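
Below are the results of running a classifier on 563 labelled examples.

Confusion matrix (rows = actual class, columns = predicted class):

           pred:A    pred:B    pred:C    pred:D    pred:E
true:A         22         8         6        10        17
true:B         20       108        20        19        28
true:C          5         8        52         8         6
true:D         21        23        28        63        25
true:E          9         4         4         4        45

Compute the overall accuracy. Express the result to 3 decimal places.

Accuracy = trace / total = (22+108+52+63+45=290) / 563 = 290/563 = 0.515

0.515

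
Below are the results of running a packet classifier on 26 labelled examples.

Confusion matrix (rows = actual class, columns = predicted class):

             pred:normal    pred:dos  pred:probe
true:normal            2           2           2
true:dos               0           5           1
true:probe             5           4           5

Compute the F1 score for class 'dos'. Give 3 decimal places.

F1 score = 2·TP/(2·TP+FP+FN).
dos: TP=5, FP=2+4=6, FN=0+1=1 → 10/17 = 0.5882

0.588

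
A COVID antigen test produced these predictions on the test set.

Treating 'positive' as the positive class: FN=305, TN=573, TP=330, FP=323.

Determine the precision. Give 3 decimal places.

Precision = TP/(TP+FP) = 330/(330+323) = 330/653 = 0.505

0.505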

________________________________________

*EXERCISE PROMPT*. Would it be possible to set down the full listing again, character for character?

*THE COMPLETED TASK*.
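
Below are the results of running a classifier on 563 labelled examples.

Confusion matrix (rows = actual class, columns = predicted class):

           pred:A    pred:B    pred:C    pred:D    pred:E
true:A         22         8         6        10        17
true:B         20       108        20        19        28
true:C          5         8        52         8         6
true:D         21        23        28        63        25
true:E          9         4         4         4        45

Compute the overall accuracy. Express the result to 3 decimal places.

Accuracy = trace / total = (22+108+52+63+45=290) / 563 = 290/563 = 0.515

0.515

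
Below are the results of running a packet classifier on 26 labelled examples.

Confusion matrix (rows = actual class, columns = predicted class):

             pred:normal    pred:dos  pred:probe
true:normal            2           2           2
true:dos               0           5           1
true:probe             5           4           5

Compute the F1 score for class 'dos'. Give 3 decimal places.

F1 score = 2·TP/(2·TP+FP+FN).
dos: TP=5, FP=2+4=6, FN=0+1=1 → 10/17 = 0.5882

0.588

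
A COVID antigen test produced these predictions on the test set.

Treating 'positive' as the positive class: FN=305, TN=573, TP=330, FP=323.

Determine the precision. Give 3 decimal places.

Precision = TP/(TP+FP) = 330/(330+323) = 330/653 = 0.505

0.505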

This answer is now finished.